Records drawn from a dataset:
★ ★ ★ ★ ★

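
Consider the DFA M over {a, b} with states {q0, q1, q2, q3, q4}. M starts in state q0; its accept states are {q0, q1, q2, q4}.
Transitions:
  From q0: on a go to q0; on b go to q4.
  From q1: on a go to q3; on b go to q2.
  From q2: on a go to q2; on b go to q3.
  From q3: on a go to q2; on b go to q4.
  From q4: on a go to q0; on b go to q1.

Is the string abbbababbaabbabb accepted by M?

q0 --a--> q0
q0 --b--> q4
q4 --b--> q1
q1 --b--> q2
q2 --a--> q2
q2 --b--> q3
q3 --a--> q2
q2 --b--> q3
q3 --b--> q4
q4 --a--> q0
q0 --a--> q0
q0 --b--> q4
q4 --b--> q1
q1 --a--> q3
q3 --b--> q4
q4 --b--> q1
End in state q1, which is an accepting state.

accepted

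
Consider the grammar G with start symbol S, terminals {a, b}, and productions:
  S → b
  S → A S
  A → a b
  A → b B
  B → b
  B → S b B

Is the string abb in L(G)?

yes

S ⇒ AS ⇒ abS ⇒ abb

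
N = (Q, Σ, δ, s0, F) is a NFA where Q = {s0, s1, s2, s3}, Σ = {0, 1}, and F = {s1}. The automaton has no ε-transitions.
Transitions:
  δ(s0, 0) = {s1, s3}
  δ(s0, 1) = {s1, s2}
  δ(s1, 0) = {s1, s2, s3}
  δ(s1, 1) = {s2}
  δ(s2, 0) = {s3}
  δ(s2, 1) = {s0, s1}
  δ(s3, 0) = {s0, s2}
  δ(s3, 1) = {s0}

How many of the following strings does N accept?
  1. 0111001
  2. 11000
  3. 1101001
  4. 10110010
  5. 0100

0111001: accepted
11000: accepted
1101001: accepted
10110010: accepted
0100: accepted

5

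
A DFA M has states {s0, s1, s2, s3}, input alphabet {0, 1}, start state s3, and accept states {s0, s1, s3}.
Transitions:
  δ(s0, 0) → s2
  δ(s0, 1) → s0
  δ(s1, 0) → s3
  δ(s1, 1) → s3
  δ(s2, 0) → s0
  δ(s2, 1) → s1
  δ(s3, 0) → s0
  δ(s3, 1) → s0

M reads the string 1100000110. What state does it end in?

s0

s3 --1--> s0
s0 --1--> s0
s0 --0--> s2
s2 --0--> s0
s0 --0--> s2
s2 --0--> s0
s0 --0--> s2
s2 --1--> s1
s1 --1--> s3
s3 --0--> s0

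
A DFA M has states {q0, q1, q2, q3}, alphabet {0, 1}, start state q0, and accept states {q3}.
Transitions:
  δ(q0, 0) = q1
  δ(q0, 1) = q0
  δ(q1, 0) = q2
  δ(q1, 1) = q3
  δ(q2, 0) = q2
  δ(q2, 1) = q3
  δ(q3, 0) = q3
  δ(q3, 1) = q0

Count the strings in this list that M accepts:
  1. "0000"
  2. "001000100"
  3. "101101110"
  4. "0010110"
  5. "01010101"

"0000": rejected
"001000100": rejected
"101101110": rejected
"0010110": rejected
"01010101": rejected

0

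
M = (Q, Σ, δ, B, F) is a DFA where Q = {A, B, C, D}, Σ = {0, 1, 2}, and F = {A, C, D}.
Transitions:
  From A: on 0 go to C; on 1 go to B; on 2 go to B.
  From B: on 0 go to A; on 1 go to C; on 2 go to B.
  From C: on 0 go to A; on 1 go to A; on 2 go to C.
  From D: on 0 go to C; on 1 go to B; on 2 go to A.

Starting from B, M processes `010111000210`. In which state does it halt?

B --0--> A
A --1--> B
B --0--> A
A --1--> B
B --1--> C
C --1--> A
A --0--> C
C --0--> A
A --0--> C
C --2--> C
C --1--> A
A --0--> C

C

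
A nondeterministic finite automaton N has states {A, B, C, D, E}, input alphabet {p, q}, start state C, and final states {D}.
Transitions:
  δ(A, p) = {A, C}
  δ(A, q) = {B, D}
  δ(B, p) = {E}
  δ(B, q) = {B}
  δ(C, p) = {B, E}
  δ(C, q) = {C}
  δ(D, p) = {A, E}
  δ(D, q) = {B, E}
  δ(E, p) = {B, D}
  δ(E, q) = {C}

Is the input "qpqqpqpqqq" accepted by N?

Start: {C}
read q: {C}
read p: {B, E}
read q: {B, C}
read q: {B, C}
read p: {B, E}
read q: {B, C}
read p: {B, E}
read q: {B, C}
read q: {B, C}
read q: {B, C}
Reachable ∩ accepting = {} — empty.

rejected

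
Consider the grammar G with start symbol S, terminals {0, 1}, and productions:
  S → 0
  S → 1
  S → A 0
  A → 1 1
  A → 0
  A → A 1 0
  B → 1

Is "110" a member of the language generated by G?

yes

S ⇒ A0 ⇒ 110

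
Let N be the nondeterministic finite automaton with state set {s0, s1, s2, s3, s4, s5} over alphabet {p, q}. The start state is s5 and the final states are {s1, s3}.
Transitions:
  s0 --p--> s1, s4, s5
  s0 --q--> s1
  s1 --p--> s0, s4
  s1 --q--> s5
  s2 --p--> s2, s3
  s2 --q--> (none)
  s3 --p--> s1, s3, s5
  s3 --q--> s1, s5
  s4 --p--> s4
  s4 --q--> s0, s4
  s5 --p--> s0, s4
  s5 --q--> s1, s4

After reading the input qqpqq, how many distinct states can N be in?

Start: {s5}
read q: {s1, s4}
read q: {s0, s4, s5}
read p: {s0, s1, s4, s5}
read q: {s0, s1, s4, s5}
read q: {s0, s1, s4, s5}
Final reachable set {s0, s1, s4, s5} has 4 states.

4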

★ ★ ★ ★ ★

Exercise instructions:
An exact written copy of every entry is the required answer.

Task response:
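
Consider the DFA M over {a, b} with states {q0, q1, q2, q3, q4}. M starts in state q0; its accept states are {q0, q1, q2, q4}.
Transitions:
  From q0: on a go to q0; on b go to q4.
  From q1: on a go to q3; on b go to q2.
  From q2: on a go to q2; on b go to q3.
  From q3: on a go to q2; on b go to q4.
  From q4: on a go to q0; on b go to q1.

Is the string abbbababbaabbabb accepted by M?

q0 --a--> q0
q0 --b--> q4
q4 --b--> q1
q1 --b--> q2
q2 --a--> q2
q2 --b--> q3
q3 --a--> q2
q2 --b--> q3
q3 --b--> q4
q4 --a--> q0
q0 --a--> q0
q0 --b--> q4
q4 --b--> q1
q1 --a--> q3
q3 --b--> q4
q4 --b--> q1
End in state q1, which is an accepting state.

accepted

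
Consider the grammar G with start symbol S, terminals {a, b}, and productions:
  S → b
  S → A S
  A → a b
  A → b B
  B → b
  B → S b B

Is the string abb in L(G)?

yes

S ⇒ AS ⇒ abS ⇒ abb

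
N = (Q, Σ, δ, s0, F) is a NFA where Q = {s0, s1, s2, s3}, Σ = {0, 1}, and F = {s1}. The automaton has no ε-transitions.
Transitions:
  δ(s0, 0) = {s1, s3}
  δ(s0, 1) = {s1, s2}
  δ(s1, 0) = {s1, s2, s3}
  δ(s1, 1) = {s2}
  δ(s2, 0) = {s3}
  δ(s2, 1) = {s0, s1}
  δ(s3, 0) = {s0, s2}
  δ(s3, 1) = {s0}

How many of the following strings does N accept?
  1. 0111001
  2. 11000
  3. 1101001
  4. 10110010
  5. 0100

0111001: accepted
11000: accepted
1101001: accepted
10110010: accepted
0100: accepted

5

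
A DFA M has states {s0, s1, s2, s3}, input alphabet {0, 1}, start state s3, and accept states {s0, s1, s3}.
Transitions:
  δ(s0, 0) → s2
  δ(s0, 1) → s0
  δ(s1, 0) → s3
  δ(s1, 1) → s3
  δ(s2, 0) → s0
  δ(s2, 1) → s1
  δ(s3, 0) → s0
  δ(s3, 1) → s0

M reads the string 1100000110. What state does it end in?

s0

s3 --1--> s0
s0 --1--> s0
s0 --0--> s2
s2 --0--> s0
s0 --0--> s2
s2 --0--> s0
s0 --0--> s2
s2 --1--> s1
s1 --1--> s3
s3 --0--> s0

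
A DFA M has states {q0, q1, q2, q3}, alphabet {0, 1}, start state q0, and accept states {q3}.
Transitions:
  δ(q0, 0) = q1
  δ(q0, 1) = q0
  δ(q1, 0) = q2
  δ(q1, 1) = q3
  δ(q2, 0) = q2
  δ(q2, 1) = q3
  δ(q3, 0) = q3
  δ(q3, 1) = q0

Count the strings in this list that M accepts:
  1. "0000"
  2. "001000100"
  3. "101101110"
  4. "0010110"
  5. "01010101"

"0000": rejected
"001000100": rejected
"101101110": rejected
"0010110": rejected
"01010101": rejected

0

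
M = (Q, Σ, δ, B, F) is a DFA where Q = {A, B, C, D}, Σ = {0, 1, 2}, and F = {A, C, D}.
Transitions:
  From A: on 0 go to C; on 1 go to B; on 2 go to B.
  From B: on 0 go to A; on 1 go to C; on 2 go to B.
  From C: on 0 go to A; on 1 go to A; on 2 go to C.
  From D: on 0 go to C; on 1 go to B; on 2 go to A.

Starting from B, M processes `010111000210`. In which state does it halt?

B --0--> A
A --1--> B
B --0--> A
A --1--> B
B --1--> C
C --1--> A
A --0--> C
C --0--> A
A --0--> C
C --2--> C
C --1--> A
A --0--> C

C

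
A nondeterministic finite automaton N has states {A, B, C, D, E}, input alphabet {p, q}, start state C, and final states {D}.
Transitions:
  δ(A, p) = {A, C}
  δ(A, q) = {B, D}
  δ(B, p) = {E}
  δ(B, q) = {B}
  δ(C, p) = {B, E}
  δ(C, q) = {C}
  δ(D, p) = {A, E}
  δ(D, q) = {B, E}
  δ(E, p) = {B, D}
  δ(E, q) = {C}

Is the input "qpqqpqpqqq" accepted by N?

Start: {C}
read q: {C}
read p: {B, E}
read q: {B, C}
read q: {B, C}
read p: {B, E}
read q: {B, C}
read p: {B, E}
read q: {B, C}
read q: {B, C}
read q: {B, C}
Reachable ∩ accepting = {} — empty.

rejected

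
Consider the grammar G with start symbol S, terminals {0, 1}, and productions:
  S → 0
  S → 1
  S → A 0
  A → 1 1
  A → 0
  A → A 1 0
  B → 1

Is "110" a member of the language generated by G?

yes

S ⇒ A0 ⇒ 110

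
Let N be the nondeterministic finite automaton with state set {s0, s1, s2, s3, s4, s5} over alphabet {p, q}. The start state is s5 and the final states are {s1, s3}.
Transitions:
  s0 --p--> s1, s4, s5
  s0 --q--> s1
  s1 --p--> s0, s4
  s1 --q--> s5
  s2 --p--> s2, s3
  s2 --q--> (none)
  s3 --p--> s1, s3, s5
  s3 --q--> s1, s5
  s4 --p--> s4
  s4 --q--> s0, s4
  s5 --p--> s0, s4
  s5 --q--> s1, s4

After reading the input qqpqq, how many distinct states can N be in?

Start: {s5}
read q: {s1, s4}
read q: {s0, s4, s5}
read p: {s0, s1, s4, s5}
read q: {s0, s1, s4, s5}
read q: {s0, s1, s4, s5}
Final reachable set {s0, s1, s4, s5} has 4 states.

4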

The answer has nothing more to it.